Exercise directions - Transcribe every line of the entries exactly.

─── Information supplied

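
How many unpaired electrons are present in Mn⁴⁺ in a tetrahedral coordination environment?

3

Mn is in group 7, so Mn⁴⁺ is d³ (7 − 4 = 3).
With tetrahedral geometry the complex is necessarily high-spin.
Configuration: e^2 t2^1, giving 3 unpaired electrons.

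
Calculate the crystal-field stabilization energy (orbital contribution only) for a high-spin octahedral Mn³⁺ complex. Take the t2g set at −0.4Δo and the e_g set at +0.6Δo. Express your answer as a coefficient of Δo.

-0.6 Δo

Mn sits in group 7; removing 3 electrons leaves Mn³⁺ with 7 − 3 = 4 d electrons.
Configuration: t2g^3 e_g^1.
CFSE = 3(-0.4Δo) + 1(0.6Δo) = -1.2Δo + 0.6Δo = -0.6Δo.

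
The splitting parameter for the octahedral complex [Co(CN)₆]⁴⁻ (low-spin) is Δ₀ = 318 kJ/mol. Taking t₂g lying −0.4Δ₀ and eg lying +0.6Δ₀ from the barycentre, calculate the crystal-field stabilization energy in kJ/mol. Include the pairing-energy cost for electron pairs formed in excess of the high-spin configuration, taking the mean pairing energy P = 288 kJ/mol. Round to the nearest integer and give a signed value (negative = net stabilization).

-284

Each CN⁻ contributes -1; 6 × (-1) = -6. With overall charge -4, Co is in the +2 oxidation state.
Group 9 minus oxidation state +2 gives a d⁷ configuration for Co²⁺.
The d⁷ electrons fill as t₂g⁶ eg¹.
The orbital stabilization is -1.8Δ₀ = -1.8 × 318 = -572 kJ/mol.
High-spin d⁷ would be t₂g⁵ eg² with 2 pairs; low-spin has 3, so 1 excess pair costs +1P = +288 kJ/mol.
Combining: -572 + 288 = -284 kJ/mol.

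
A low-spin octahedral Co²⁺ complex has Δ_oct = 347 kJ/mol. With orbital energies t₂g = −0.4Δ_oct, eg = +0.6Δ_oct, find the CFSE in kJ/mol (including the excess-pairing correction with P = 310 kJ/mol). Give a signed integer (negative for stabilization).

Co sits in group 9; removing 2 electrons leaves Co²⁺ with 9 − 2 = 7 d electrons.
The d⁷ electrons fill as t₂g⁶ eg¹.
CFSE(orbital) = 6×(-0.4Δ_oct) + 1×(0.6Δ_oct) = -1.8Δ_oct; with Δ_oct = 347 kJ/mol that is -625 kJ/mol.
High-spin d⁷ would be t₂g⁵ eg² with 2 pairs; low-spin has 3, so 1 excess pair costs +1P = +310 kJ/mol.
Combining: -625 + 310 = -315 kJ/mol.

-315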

──────

Task result -
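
How many unpaired electrons are present in Mn⁴⁺ in a tetrahedral coordination environment?

3

Mn is in group 7, so Mn⁴⁺ is d³ (7 − 4 = 3).
With tetrahedral geometry the complex is necessarily high-spin.
Configuration: e^2 t2^1, giving 3 unpaired electrons.

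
Calculate the crystal-field stabilization energy (orbital contribution only) for a high-spin octahedral Mn³⁺ complex. Take the t2g set at −0.4Δo and the e_g set at +0.6Δo. Express your answer as a coefficient of Δo.

-0.6 Δo

Mn sits in group 7; removing 3 electrons leaves Mn³⁺ with 7 − 3 = 4 d electrons.
Configuration: t2g^3 e_g^1.
CFSE = 3(-0.4Δo) + 1(0.6Δo) = -1.2Δo + 0.6Δo = -0.6Δo.

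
The splitting parameter for the octahedral complex [Co(CN)₆]⁴⁻ (low-spin) is Δ₀ = 318 kJ/mol. Taking t₂g lying −0.4Δ₀ and eg lying +0.6Δ₀ from the barycentre, calculate the crystal-field stabilization energy in kJ/mol. Include the pairing-energy cost for electron pairs formed in excess of the high-spin configuration, taking the mean pairing energy P = 288 kJ/mol. Round to the nearest integer and give a signed value (negative = net stabilization).

-284

Each CN⁻ contributes -1; 6 × (-1) = -6. With overall charge -4, Co is in the +2 oxidation state.
Group 9 minus oxidation state +2 gives a d⁷ configuration for Co²⁺.
The d⁷ electrons fill as t₂g⁶ eg¹.
The orbital stabilization is -1.8Δ₀ = -1.8 × 318 = -572 kJ/mol.
High-spin d⁷ would be t₂g⁵ eg² with 2 pairs; low-spin has 3, so 1 excess pair costs +1P = +288 kJ/mol.
Combining: -572 + 288 = -284 kJ/mol.

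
A low-spin octahedral Co²⁺ complex has Δ_oct = 347 kJ/mol. With orbital energies t₂g = −0.4Δ_oct, eg = +0.6Δ_oct, find the CFSE in kJ/mol (including the excess-pairing correction with P = 310 kJ/mol). Give a signed integer (negative for stabilization).

Co sits in group 9; removing 2 electrons leaves Co²⁺ with 9 − 2 = 7 d electrons.
The d⁷ electrons fill as t₂g⁶ eg¹.
CFSE(orbital) = 6×(-0.4Δ_oct) + 1×(0.6Δ_oct) = -1.8Δ_oct; with Δ_oct = 347 kJ/mol that is -625 kJ/mol.
High-spin d⁷ would be t₂g⁵ eg² with 2 pairs; low-spin has 3, so 1 excess pair costs +1P = +310 kJ/mol.
Combining: -625 + 310 = -315 kJ/mol.

-315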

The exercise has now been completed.